Would you write out all the records again, exactly?
═══ Data for review ═══
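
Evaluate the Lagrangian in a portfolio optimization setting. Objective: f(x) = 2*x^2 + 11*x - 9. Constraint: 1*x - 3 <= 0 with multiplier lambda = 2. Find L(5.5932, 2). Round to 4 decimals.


Step 1: Evaluate f(x).
f(5.5932) = 2*5.5932^2 + 11*5.5932 - 9 = 115.093
Step 2: Evaluate g(x).
g(5.5932) = 1*5.5932 - 3 = 2.5932
Step 3: Compute Lagrangian.
L = 115.093 + 2*2.5932 = 120.2794


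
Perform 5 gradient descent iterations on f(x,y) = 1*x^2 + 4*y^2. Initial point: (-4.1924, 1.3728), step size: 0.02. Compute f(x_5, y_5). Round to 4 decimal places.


Gradient descent on f(x,y) = 1*x^2 + 4*y^2.
Starting point: (-4.1924, 1.3728), alpha = 0.02
Step 1: grad_x = 2*1*-4.1924 = -8.3848, grad_y = 2*4*1.3728 = 10.9824
  x_1 = -4.1924 - 0.02*-8.3848 = -4.0247
  y_1 = 1.3728 - 0.02*10.9824 = 1.1532
Step 2: grad_x = 2*1*-4.0247 = -8.0494, grad_y = 2*4*1.1532 = 9.2252
  x_2 = -4.0247 - 0.02*-8.0494 = -3.8637
  y_2 = 1.1532 - 0.02*9.2252 = 0.9686
Step 3: grad_x = 2*1*-3.8637 = -7.7274, grad_y = 2*4*0.9686 = 7.7492
  x_3 = -3.8637 - 0.02*-7.7274 = -3.7092
  y_3 = 0.9686 - 0.02*7.7492 = 0.8137
Step 4: grad_x = 2*1*-3.7092 = -7.4183, grad_y = 2*4*0.8137 = 6.5093
  x_4 = -3.7092 - 0.02*-7.4183 = -3.5608
  y_4 = 0.8137 - 0.02*6.5093 = 0.6835
Step 5: grad_x = 2*1*-3.5608 = -7.1216, grad_y = 2*4*0.6835 = 5.4678
  x_5 = -3.5608 - 0.02*-7.1216 = -3.4184
  y_5 = 0.6835 - 0.02*5.4678 = 0.5741
f(-3.4184, 0.5741) = 1*(-3.4184)^2 + 4*0.5741^2 = 13.0037


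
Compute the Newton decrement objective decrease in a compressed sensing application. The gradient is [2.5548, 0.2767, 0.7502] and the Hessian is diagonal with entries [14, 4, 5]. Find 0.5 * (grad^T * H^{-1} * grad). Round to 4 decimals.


Step 1: H is diagonal, so H^(-1) * g = [0.1825, 0.0692, 0.15].
Step 2: g^T H^(-1) g = sum_i g_i^2 / H_ii
  = (2.5548)^2/14 + (0.2767)^2/4 + (0.7502)^2/5
  = 0.4662 + 0.0191 + 0.1126 = 0.5979
Step 3: Objective decrease = 0.5 * g^T H^(-1) g = 0.299


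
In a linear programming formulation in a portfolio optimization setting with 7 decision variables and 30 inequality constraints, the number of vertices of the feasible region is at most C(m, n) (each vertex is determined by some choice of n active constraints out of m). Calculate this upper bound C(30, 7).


Each vertex corresponds to some choice of n active constraints out of m, so the number of vertices is at most C(m, n) = m! / (n!(m-n)!).
m = 30, n = 7
Numerator: 30 * 29 * 28 * 27 * 26 * 25 * 24
Denominator: 7! = 5040
C(30, 7) = 2035800


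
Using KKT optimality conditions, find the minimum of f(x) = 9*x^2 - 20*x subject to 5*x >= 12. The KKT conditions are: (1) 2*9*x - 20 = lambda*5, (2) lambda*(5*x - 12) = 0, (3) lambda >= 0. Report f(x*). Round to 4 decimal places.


Step 1: Try lambda = 0 (constraint inactive).
x_unc = 20/(2*9) = 1.1111
Check: 5*1.1111 = 5.5555 < 12 -- violated!
Step 2: Constraint must be active: 5*x = 12
x* = 12/5 = 2.4
lambda = (2*9*2.4 - 20)/5 = 4.64
Step 3: Compute optimal value.
f(x*) = 9*2.4^2 - 20*2.4 = 3.84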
═══
Response.
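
Evaluate the Lagrangian in a portfolio optimization setting. Objective: f(x) = 2*x^2 + 11*x - 9. Constraint: 1*x - 3 <= 0 with multiplier lambda = 2. Find L(5.5932, 2). Round to 4 decimals.


Step 1: Evaluate f(x).
f(5.5932) = 2*5.5932^2 + 11*5.5932 - 9 = 115.093
Step 2: Evaluate g(x).
g(5.5932) = 1*5.5932 - 3 = 2.5932
Step 3: Compute Lagrangian.
L = 115.093 + 2*2.5932 = 120.2794


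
Perform 5 gradient descent iterations on f(x,y) = 1*x^2 + 4*y^2. Initial point: (-4.1924, 1.3728), step size: 0.02. Compute f(x_5, y_5). Round to 4 decimal places.


Gradient descent on f(x,y) = 1*x^2 + 4*y^2.
Starting point: (-4.1924, 1.3728), alpha = 0.02
Step 1: grad_x = 2*1*-4.1924 = -8.3848, grad_y = 2*4*1.3728 = 10.9824
  x_1 = -4.1924 - 0.02*-8.3848 = -4.0247
  y_1 = 1.3728 - 0.02*10.9824 = 1.1532
Step 2: grad_x = 2*1*-4.0247 = -8.0494, grad_y = 2*4*1.1532 = 9.2252
  x_2 = -4.0247 - 0.02*-8.0494 = -3.8637
  y_2 = 1.1532 - 0.02*9.2252 = 0.9686
Step 3: grad_x = 2*1*-3.8637 = -7.7274, grad_y = 2*4*0.9686 = 7.7492
  x_3 = -3.8637 - 0.02*-7.7274 = -3.7092
  y_3 = 0.9686 - 0.02*7.7492 = 0.8137
Step 4: grad_x = 2*1*-3.7092 = -7.4183, grad_y = 2*4*0.8137 = 6.5093
  x_4 = -3.7092 - 0.02*-7.4183 = -3.5608
  y_4 = 0.8137 - 0.02*6.5093 = 0.6835
Step 5: grad_x = 2*1*-3.5608 = -7.1216, grad_y = 2*4*0.6835 = 5.4678
  x_5 = -3.5608 - 0.02*-7.1216 = -3.4184
  y_5 = 0.6835 - 0.02*5.4678 = 0.5741
f(-3.4184, 0.5741) = 1*(-3.4184)^2 + 4*0.5741^2 = 13.0037


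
Compute the Newton decrement objective decrease in a compressed sensing application. The gradient is [2.5548, 0.2767, 0.7502] and the Hessian is diagonal with entries [14, 4, 5]. Find 0.5 * (grad^T * H^{-1} * grad). Round to 4 decimals.


Step 1: H is diagonal, so H^(-1) * g = [0.1825, 0.0692, 0.15].
Step 2: g^T H^(-1) g = sum_i g_i^2 / H_ii
  = (2.5548)^2/14 + (0.2767)^2/4 + (0.7502)^2/5
  = 0.4662 + 0.0191 + 0.1126 = 0.5979
Step 3: Objective decrease = 0.5 * g^T H^(-1) g = 0.299


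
In a linear programming formulation in a portfolio optimization setting with 7 decision variables and 30 inequality constraints, the number of vertices of the feasible region is at most C(m, n) (each vertex is determined by some choice of n active constraints out of m). Calculate this upper bound C(30, 7).


Each vertex corresponds to some choice of n active constraints out of m, so the number of vertices is at most C(m, n) = m! / (n!(m-n)!).
m = 30, n = 7
Numerator: 30 * 29 * 28 * 27 * 26 * 25 * 24
Denominator: 7! = 5040
C(30, 7) = 2035800


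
Using KKT optimality conditions, find the minimum of f(x) = 9*x^2 - 20*x subject to 5*x >= 12. The KKT conditions are: (1) 2*9*x - 20 = lambda*5, (2) lambda*(5*x - 12) = 0, (3) lambda >= 0. Report f(x*). Round to 4 decimal places.


Step 1: Try lambda = 0 (constraint inactive).
x_unc = 20/(2*9) = 1.1111
Check: 5*1.1111 = 5.5555 < 12 -- violated!
Step 2: Constraint must be active: 5*x = 12
x* = 12/5 = 2.4
lambda = (2*9*2.4 - 20)/5 = 4.64
Step 3: Compute optimal value.
f(x*) = 9*2.4^2 - 20*2.4 = 3.84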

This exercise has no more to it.